The full listing should be transcribed verbatim.
=== Section Start ===
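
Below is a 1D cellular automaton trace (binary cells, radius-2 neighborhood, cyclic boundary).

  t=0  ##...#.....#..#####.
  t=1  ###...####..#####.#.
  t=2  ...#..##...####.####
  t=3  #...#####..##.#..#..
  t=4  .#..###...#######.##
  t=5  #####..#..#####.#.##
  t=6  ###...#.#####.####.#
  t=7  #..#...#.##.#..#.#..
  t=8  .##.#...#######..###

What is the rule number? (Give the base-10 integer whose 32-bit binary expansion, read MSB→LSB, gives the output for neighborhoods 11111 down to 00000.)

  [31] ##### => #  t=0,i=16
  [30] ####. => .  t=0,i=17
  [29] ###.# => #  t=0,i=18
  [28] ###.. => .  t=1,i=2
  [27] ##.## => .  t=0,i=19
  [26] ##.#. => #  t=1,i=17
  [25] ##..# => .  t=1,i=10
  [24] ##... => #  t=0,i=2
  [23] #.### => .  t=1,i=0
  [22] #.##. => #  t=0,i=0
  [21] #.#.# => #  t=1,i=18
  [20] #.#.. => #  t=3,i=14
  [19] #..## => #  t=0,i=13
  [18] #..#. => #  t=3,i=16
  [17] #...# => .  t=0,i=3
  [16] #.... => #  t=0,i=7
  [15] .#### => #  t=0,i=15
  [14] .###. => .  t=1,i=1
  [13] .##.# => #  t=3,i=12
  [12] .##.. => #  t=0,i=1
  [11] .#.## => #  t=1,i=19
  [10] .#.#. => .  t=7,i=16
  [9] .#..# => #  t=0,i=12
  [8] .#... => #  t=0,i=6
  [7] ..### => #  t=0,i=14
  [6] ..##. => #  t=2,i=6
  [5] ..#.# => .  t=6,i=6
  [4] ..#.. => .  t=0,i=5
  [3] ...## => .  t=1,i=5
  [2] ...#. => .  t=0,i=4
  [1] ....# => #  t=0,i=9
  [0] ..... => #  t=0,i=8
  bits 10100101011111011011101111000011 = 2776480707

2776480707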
=== Section End ===
- TASK SOLUTION -
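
Below is a 1D cellular automaton trace (binary cells, radius-2 neighborhood, cyclic boundary).

  t=0  ##...#.....#..#####.
  t=1  ###...####..#####.#.
  t=2  ...#..##...####.####
  t=3  #...#####..##.#..#..
  t=4  .#..###...#######.##
  t=5  #####..#..#####.#.##
  t=6  ###...#.#####.####.#
  t=7  #..#...#.##.#..#.#..
  t=8  .##.#...#######..###

What is the rule number? (Give the base-10 integer whose 32-bit binary expansion, read MSB→LSB, gives the output for neighborhoods 11111 down to 00000.)

  [31] ##### => #  t=0,i=16
  [30] ####. => .  t=0,i=17
  [29] ###.# => #  t=0,i=18
  [28] ###.. => .  t=1,i=2
  [27] ##.## => .  t=0,i=19
  [26] ##.#. => #  t=1,i=17
  [25] ##..# => .  t=1,i=10
  [24] ##... => #  t=0,i=2
  [23] #.### => .  t=1,i=0
  [22] #.##. => #  t=0,i=0
  [21] #.#.# => #  t=1,i=18
  [20] #.#.. => #  t=3,i=14
  [19] #..## => #  t=0,i=13
  [18] #..#. => #  t=3,i=16
  [17] #...# => .  t=0,i=3
  [16] #.... => #  t=0,i=7
  [15] .#### => #  t=0,i=15
  [14] .###. => .  t=1,i=1
  [13] .##.# => #  t=3,i=12
  [12] .##.. => #  t=0,i=1
  [11] .#.## => #  t=1,i=19
  [10] .#.#. => .  t=7,i=16
  [9] .#..# => #  t=0,i=12
  [8] .#... => #  t=0,i=6
  [7] ..### => #  t=0,i=14
  [6] ..##. => #  t=2,i=6
  [5] ..#.# => .  t=6,i=6
  [4] ..#.. => .  t=0,i=5
  [3] ...## => .  t=1,i=5
  [2] ...#. => .  t=0,i=4
  [1] ....# => #  t=0,i=9
  [0] ..... => #  t=0,i=8
  bits 10100101011111011011101111000011 = 2776480707

2776480707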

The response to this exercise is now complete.